## Saved entries

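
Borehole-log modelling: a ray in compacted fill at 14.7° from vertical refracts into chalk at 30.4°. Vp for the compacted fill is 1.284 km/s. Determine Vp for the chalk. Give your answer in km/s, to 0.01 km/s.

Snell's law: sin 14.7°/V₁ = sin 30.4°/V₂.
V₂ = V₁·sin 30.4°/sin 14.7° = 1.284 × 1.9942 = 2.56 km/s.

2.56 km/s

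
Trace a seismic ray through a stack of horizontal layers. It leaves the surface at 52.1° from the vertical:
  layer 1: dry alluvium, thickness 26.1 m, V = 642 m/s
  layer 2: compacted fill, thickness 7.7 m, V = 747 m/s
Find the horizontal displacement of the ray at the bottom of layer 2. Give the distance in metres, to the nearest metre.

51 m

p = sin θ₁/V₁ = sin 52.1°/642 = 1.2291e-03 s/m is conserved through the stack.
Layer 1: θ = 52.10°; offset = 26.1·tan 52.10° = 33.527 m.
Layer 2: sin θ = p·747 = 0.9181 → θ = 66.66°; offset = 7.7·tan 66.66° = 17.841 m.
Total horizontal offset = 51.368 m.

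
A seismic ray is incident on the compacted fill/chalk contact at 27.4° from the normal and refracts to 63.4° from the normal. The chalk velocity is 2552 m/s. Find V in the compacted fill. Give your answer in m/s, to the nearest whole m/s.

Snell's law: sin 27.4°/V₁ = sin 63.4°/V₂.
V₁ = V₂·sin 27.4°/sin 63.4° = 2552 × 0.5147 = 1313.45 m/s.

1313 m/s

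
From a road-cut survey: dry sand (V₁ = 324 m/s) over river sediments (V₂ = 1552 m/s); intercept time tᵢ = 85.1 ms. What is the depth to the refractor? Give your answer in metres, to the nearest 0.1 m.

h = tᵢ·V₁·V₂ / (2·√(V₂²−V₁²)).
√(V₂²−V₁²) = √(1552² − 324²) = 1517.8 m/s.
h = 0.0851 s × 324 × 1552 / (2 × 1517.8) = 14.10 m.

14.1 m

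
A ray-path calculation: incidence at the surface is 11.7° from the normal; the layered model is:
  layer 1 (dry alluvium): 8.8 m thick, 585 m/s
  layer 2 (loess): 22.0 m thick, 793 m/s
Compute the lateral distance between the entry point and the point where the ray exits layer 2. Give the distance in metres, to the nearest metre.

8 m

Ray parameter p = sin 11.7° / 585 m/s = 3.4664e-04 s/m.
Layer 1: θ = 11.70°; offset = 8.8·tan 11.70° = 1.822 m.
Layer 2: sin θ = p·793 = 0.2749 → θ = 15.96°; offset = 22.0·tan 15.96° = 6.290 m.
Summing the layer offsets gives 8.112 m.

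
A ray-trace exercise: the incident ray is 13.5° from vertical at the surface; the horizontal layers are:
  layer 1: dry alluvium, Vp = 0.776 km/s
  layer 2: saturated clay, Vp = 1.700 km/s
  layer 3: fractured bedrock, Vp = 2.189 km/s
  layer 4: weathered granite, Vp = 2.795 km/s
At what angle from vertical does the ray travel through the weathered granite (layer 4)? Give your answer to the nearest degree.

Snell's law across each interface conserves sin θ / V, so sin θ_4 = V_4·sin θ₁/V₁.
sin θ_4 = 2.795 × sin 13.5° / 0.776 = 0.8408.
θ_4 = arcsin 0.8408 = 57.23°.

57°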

==

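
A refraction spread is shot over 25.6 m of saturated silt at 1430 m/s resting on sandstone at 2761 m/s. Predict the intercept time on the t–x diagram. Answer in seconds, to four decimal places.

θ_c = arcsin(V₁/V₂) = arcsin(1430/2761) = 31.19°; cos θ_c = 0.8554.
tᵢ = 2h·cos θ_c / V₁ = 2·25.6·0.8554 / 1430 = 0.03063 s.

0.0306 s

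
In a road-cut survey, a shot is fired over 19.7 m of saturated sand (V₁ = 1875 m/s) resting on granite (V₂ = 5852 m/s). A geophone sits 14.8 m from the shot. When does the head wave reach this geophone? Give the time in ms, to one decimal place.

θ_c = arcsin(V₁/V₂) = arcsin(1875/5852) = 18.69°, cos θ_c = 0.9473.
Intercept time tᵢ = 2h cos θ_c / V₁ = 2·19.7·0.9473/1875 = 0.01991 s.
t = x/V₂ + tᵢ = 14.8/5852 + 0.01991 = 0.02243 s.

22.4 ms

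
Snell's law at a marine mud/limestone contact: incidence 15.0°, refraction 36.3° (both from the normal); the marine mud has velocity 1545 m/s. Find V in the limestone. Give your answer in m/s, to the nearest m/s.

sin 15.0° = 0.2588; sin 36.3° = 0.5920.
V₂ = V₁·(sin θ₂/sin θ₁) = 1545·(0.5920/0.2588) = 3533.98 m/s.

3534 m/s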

## Your instructions
Look back at the entries above. Retype the line with "layer 1: dry alluvium, Vp = 0.776 km/s", the line with "layer 4: weathered granite, Vp = 2.795 km/s", and all lines in between.

## Worked solution
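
  layer 1: dry alluvium, Vp = 0.776 km/s
  layer 2: saturated clay, Vp = 1.700 km/s
  layer 3: fractured bedrock, Vp = 2.189 km/s
  layer 4: weathered granite, Vp = 2.795 km/s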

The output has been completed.